YOUR TASK:
Search the listing for the string "lines" and copy every line that contains it.

DATASET CONTENT:
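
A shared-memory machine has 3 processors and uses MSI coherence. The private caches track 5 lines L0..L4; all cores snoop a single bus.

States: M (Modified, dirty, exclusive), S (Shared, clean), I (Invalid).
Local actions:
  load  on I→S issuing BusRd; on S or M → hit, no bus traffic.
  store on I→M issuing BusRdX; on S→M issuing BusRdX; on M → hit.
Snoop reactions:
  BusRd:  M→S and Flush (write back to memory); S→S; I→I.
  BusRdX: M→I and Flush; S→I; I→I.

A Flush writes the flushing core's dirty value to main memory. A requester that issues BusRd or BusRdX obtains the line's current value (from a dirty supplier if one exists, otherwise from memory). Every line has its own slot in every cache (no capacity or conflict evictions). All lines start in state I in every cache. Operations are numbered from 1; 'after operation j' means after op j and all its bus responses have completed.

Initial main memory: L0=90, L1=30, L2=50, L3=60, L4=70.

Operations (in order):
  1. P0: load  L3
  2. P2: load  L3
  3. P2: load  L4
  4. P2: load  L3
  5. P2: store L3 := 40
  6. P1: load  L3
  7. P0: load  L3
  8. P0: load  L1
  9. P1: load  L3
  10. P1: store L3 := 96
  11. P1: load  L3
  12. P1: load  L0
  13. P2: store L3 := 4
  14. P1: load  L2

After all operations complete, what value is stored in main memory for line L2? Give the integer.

memory[L2] = 50

  op1 P0: load  L3 → S/I/I on L3; bus BusRd; mem=60
  op2 P2: load  L3 → S/I/S on L3; bus BusRd; mem=60
  op3 P2: load  L4 → I/I/S on L4; bus BusRd; mem=70
  op4 P2: load  L3 → S/I/S on L3; bus (none); mem=60
  op5 P2: store L3 := 40 → I/I/M on L3; bus BusRdX; mem=60
  op6 P1: load  L3 → I/S/S on L3; bus BusRd Flush; mem=40
  op7 P0: load  L3 → S/S/S on L3; bus BusRd; mem=40
  op8 P0: load  L1 → S/I/I on L1; bus BusRd; mem=30
  op9 P1: load  L3 → S/S/S on L3; bus (none); mem=40
  op10 P1: store L3 := 96 → I/M/I on L3; bus BusRdX; mem=40
  op11 P1: load  L3 → I/M/I on L3; bus (none); mem=40
  op12 P1: load  L0 → I/S/I on L0; bus BusRd; mem=90
  op13 P2: store L3 := 4 → I/I/M on L3; bus BusRdX Flush; mem=96
  op14 P1: load  L2 → I/S/I on L2; bus BusRd; mem=50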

RESULT OF THE EXERCISE:
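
A shared-memory machine has 3 processors and uses MSI coherence. The private caches track 5 lines L0..L4; all cores snoop a single bus.
A Flush writes the flushing core's dirty value to main memory. A requester that issues BusRd or BusRdX obtains the line's current value (from a dirty supplier if one exists, otherwise from memory). Every line has its own slot in every cache (no capacity or conflict evictions). All lines start in state I in every cache. Operations are numbered from 1; 'after operation j' means after op j and all its bus responses have completed.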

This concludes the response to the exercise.